Task instructions:
Pick out every line in the data below that holds "analysis".

··········

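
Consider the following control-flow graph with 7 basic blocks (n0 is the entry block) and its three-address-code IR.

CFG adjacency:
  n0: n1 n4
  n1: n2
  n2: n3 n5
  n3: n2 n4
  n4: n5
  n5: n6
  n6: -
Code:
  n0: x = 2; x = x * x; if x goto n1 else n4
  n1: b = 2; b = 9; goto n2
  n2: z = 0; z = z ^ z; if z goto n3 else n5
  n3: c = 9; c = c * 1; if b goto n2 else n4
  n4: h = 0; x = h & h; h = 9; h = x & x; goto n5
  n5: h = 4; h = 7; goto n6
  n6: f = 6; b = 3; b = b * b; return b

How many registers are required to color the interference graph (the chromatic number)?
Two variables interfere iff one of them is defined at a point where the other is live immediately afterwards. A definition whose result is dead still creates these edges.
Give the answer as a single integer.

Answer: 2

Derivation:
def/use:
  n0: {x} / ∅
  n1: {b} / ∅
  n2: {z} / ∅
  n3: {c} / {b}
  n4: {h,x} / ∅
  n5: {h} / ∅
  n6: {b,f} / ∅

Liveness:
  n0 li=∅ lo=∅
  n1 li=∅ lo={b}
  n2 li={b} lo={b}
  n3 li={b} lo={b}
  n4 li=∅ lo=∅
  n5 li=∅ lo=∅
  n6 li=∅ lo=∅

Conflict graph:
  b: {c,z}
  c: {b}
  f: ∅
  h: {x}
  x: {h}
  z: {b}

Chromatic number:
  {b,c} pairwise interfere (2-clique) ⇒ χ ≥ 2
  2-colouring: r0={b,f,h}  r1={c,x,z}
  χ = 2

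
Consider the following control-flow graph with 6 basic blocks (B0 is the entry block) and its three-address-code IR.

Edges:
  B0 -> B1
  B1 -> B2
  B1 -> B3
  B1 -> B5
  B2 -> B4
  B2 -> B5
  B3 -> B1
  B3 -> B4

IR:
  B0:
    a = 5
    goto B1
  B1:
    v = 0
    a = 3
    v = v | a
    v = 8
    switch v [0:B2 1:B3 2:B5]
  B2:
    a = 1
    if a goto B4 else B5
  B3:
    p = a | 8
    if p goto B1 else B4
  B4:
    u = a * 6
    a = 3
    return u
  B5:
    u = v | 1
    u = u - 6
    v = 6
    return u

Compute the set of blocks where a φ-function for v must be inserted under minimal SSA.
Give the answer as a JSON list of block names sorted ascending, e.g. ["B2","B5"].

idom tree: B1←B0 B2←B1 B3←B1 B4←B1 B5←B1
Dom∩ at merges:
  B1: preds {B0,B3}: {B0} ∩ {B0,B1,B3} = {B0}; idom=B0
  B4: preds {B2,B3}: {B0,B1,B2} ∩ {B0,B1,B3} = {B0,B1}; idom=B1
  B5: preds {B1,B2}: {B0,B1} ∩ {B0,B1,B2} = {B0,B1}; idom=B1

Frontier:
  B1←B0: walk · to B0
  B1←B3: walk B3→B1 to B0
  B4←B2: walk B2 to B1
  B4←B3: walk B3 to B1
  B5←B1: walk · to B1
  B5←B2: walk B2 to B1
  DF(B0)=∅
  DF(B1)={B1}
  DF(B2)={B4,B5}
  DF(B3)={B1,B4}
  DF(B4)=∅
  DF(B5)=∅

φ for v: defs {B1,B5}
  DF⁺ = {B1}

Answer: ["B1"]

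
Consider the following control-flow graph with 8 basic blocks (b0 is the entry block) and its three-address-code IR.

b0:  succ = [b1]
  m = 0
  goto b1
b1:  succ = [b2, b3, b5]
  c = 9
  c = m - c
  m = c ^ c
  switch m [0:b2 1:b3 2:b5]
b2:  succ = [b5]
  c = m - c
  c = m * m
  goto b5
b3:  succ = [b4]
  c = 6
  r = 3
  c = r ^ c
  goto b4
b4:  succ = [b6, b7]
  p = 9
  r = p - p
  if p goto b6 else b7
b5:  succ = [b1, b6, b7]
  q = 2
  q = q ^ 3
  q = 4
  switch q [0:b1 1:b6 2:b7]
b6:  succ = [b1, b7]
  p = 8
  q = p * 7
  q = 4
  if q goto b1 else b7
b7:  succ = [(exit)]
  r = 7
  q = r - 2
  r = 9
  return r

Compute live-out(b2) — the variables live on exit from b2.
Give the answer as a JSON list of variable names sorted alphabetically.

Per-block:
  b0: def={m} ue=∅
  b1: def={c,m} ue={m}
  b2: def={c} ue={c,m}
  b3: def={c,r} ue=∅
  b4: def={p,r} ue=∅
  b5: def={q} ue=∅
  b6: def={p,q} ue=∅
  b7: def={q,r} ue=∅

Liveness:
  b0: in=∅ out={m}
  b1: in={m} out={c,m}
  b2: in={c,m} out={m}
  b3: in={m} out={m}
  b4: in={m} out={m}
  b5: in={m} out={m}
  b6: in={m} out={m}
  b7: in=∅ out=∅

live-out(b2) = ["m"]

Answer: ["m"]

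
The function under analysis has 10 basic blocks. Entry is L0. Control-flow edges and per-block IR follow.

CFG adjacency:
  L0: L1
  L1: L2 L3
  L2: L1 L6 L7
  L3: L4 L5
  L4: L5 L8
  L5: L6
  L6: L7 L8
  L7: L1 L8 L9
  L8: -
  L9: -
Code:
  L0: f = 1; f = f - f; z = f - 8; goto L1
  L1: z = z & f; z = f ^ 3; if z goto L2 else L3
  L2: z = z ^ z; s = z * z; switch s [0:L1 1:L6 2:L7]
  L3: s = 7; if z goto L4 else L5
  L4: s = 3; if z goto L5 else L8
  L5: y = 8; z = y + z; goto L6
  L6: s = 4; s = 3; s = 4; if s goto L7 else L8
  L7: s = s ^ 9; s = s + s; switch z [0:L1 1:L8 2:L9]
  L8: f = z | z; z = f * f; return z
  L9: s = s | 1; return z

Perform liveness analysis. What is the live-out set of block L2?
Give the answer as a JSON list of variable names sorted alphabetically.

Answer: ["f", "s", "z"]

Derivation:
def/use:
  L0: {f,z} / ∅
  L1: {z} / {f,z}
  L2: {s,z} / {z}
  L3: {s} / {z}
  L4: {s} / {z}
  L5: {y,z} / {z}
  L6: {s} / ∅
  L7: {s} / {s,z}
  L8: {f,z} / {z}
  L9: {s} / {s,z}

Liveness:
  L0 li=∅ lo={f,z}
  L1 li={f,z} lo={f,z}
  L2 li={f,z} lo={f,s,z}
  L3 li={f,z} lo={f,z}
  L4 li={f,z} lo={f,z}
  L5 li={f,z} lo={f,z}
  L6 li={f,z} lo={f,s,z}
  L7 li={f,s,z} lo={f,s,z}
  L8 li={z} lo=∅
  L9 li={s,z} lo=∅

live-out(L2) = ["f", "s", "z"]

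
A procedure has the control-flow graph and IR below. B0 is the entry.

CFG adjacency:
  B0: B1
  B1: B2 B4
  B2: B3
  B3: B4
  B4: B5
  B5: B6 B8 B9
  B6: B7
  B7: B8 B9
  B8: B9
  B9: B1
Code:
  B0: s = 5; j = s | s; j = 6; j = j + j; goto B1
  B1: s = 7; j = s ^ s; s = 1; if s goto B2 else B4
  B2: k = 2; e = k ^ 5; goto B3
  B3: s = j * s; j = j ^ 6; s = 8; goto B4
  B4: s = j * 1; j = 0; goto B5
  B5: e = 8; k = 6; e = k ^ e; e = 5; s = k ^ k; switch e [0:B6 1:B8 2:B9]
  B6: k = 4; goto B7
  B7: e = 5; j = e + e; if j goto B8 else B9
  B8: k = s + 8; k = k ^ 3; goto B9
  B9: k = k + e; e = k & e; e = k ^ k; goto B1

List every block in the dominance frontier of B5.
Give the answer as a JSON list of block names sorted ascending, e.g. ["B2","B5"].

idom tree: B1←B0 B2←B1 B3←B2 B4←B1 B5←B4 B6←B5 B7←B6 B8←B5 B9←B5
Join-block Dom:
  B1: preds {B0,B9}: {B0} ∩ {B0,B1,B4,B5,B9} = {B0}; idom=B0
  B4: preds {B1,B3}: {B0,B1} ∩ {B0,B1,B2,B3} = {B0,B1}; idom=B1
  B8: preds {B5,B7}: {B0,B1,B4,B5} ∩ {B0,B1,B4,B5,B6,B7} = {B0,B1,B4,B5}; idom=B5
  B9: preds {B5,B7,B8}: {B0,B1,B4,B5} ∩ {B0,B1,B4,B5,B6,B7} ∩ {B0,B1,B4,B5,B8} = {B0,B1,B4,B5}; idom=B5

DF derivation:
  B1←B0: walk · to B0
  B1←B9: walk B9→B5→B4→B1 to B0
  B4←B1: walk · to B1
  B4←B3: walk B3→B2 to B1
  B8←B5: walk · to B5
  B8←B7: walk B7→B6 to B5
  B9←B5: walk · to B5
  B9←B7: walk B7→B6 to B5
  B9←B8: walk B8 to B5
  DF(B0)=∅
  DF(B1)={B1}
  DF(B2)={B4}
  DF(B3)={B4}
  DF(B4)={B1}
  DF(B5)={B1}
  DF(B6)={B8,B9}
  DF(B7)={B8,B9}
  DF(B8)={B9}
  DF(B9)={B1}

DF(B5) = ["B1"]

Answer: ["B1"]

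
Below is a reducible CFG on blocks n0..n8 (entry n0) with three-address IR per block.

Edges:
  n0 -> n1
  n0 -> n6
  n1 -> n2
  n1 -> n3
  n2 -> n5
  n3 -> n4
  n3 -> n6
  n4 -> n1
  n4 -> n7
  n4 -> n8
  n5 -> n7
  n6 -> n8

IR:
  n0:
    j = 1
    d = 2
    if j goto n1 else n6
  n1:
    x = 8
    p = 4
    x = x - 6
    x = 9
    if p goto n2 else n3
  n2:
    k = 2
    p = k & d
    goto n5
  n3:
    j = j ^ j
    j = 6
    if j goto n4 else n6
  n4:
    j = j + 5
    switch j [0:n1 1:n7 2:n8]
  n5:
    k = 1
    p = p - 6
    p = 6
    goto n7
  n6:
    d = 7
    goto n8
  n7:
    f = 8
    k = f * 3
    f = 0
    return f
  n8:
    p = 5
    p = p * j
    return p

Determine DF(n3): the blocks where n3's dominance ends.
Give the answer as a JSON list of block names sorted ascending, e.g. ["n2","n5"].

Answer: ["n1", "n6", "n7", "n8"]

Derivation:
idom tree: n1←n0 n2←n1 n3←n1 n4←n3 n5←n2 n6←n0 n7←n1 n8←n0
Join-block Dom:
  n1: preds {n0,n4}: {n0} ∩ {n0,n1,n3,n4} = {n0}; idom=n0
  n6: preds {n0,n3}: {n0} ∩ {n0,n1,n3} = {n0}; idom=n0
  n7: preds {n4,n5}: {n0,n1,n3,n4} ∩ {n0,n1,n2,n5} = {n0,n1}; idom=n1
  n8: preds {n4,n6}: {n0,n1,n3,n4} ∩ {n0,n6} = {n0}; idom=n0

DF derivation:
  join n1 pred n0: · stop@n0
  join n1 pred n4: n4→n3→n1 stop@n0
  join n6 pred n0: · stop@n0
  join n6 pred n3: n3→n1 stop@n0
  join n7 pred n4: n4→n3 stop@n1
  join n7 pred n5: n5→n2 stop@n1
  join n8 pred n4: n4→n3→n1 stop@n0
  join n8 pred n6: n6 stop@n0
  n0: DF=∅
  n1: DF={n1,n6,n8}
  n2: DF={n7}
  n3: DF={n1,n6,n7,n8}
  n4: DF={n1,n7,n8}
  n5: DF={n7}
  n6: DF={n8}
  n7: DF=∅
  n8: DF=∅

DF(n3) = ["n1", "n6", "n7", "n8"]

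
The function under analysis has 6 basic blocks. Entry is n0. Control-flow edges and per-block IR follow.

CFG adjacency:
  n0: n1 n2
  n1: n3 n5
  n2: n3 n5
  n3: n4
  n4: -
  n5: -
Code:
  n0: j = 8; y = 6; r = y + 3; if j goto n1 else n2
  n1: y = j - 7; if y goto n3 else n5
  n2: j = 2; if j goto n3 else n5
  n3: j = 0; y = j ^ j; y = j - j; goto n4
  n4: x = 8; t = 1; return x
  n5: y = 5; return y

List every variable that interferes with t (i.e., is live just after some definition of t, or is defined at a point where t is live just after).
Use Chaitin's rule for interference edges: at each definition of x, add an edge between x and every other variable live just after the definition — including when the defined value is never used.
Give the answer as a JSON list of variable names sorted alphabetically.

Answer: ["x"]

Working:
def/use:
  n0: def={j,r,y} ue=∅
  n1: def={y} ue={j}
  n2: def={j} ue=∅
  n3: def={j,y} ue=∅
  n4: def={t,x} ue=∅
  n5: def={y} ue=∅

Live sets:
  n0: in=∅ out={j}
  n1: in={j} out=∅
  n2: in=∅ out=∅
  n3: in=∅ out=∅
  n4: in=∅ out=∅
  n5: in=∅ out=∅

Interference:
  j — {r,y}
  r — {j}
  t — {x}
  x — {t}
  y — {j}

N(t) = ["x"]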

··········

Final answer:
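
The function under analysis has 10 basic blocks. Entry is L0. Control-flow edges and per-block IR follow.
Perform liveness analysis. What is the live-out set of block L2?
The function under analysis has 6 basic blocks. Entry is n0. Control-flow edges and per-block IR follow.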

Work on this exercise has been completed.